Records for processing:
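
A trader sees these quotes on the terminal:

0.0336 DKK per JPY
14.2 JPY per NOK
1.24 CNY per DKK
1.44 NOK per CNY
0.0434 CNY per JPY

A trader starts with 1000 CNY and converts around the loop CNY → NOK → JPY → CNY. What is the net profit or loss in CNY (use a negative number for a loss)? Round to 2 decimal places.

1000 CNY × 1.44 = 1440 NOK
1440 NOK × 14.2 = 20448 JPY
20448 JPY × 0.0434 = 887.4432 CNY
Net change: 887.4432 − 1000 = -112.5568 CNY

-112.56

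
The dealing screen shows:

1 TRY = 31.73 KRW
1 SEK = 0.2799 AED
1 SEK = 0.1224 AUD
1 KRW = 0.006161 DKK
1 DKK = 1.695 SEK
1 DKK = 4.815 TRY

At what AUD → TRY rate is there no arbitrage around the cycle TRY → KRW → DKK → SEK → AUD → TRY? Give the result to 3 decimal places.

Known legs of the cycle: 31.73 × 0.006161 × 1.695 × 0.1224 = 0.04055761434204
For no arbitrage the full-cycle product must be 1, so the missing rate is 1 / 0.04055761434204 ≈ 24.65628.

24.656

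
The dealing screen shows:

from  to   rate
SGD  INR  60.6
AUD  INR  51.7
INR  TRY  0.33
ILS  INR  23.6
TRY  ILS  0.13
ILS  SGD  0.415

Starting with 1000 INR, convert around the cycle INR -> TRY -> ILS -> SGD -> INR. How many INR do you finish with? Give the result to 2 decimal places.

1000 INR × 0.33 = 330 TRY
330 TRY × 0.13 = 42.9 ILS
42.9 ILS × 0.415 = 17.8035 SGD
17.8035 SGD × 60.6 = 1078.8921 INR

1078.89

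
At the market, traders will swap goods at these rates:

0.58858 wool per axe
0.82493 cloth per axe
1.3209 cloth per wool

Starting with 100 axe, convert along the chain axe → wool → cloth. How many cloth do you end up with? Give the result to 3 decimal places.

77.746

100 axe × 0.58858 = 58.858 wool
58.858 wool × 1.3209 = 77.7455322 cloth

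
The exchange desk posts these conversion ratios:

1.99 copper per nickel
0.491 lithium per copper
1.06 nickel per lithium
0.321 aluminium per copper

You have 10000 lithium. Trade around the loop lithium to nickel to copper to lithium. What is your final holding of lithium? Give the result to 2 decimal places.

10000 lithium × 1.06 = 10600 nickel
10600 nickel × 1.99 = 21094 copper
21094 copper × 0.491 = 10357.154 lithium

10357.15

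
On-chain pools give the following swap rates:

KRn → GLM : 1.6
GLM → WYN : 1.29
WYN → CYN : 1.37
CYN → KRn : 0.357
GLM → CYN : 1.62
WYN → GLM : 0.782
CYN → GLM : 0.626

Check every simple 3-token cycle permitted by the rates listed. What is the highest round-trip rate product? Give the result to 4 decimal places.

1.1063

WYN→CYN→GLM→WYN: 1.37 × 0.626 × 1.29 = 1.10633
CYN→KRn→GLM→CYN: 0.357 × 1.6 × 1.62 = 0.92534
Maximum is WYN→CYN→GLM→WYN at 1.1063; arbitrage exists.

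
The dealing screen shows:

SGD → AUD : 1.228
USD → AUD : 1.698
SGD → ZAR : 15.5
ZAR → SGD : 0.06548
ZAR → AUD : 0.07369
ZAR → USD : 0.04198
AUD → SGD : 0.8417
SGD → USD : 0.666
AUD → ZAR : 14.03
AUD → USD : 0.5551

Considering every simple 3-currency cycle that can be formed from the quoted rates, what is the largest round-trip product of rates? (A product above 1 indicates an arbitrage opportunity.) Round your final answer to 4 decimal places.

1.1281

SGD→AUD→ZAR→SGD: 1.228 × 14.03 × 0.06548 = 1.12814
AUD→ZAR→USD→AUD: 14.03 × 0.04198 × 1.698 = 1.00009
SGD→ZAR→AUD→SGD: 15.5 × 0.07369 × 0.8417 = 0.96139
SGD→USD→AUD→SGD: 0.666 × 1.698 × 0.8417 = 0.95185
Maximum is SGD→AUD→ZAR→SGD at 1.1281; arbitrage exists.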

Work instruction:
Each line of the entries above that contains "swap" must be copied into the answer.

Written reply:
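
At the market, traders will swap goods at these rates:
On-chain pools give the following swap rates: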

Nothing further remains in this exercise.